Records shown:
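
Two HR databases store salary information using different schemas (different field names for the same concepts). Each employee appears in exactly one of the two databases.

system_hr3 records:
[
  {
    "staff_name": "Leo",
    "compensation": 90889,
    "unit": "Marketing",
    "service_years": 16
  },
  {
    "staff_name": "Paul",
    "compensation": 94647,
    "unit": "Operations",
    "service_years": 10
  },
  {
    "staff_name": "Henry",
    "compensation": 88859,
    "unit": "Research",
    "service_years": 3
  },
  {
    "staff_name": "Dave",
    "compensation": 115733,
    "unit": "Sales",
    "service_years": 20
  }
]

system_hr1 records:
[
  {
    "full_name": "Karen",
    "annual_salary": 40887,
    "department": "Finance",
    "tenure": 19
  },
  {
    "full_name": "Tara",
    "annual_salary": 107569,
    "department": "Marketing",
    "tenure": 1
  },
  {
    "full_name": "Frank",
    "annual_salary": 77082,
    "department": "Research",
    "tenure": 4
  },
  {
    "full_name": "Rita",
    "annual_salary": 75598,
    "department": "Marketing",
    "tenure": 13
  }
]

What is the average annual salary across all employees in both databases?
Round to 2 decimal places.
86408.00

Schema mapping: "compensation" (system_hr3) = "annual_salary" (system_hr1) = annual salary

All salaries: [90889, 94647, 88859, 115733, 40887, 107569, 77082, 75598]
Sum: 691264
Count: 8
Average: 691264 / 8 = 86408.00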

--

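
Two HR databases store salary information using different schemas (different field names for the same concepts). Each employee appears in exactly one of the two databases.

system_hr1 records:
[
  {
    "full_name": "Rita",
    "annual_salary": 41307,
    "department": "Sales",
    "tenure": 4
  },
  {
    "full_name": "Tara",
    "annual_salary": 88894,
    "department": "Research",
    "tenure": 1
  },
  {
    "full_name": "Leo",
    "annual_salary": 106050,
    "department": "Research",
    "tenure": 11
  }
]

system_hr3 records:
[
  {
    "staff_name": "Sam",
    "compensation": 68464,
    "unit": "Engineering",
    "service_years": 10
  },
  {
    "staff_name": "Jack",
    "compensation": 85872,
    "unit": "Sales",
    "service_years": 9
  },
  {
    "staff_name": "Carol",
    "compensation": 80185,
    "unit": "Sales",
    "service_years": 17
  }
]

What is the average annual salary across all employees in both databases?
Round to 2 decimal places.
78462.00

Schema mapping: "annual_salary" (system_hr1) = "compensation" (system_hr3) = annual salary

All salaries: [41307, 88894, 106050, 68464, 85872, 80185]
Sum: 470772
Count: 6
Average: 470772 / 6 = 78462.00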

* * *

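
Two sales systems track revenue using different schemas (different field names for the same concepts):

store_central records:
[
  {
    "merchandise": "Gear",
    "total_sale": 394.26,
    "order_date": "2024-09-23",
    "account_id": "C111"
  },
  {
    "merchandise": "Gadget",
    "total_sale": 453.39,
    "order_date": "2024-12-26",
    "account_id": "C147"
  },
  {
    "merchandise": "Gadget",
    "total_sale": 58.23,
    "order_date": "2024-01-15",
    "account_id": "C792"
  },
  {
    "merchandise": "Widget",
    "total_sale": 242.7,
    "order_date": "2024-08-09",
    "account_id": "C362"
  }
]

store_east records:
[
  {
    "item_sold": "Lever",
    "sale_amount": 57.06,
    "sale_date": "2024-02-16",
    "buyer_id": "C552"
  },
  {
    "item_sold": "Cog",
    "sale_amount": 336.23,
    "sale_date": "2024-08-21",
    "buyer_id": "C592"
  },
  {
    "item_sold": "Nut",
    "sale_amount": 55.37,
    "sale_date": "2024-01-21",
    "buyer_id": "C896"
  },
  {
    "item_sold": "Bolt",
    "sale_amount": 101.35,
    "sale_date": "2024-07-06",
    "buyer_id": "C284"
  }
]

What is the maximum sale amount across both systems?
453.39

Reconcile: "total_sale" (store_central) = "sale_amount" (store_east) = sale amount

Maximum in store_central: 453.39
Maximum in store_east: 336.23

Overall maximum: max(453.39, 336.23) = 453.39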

Required action:
Look through the entries above, and wherever a line holds the string "tenure", copy it.

Exercise answer:
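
    "tenure": 19
    "tenure": 1
    "tenure": 4
    "tenure": 13
    "tenure": 4
    "tenure": 1
    "tenure": 11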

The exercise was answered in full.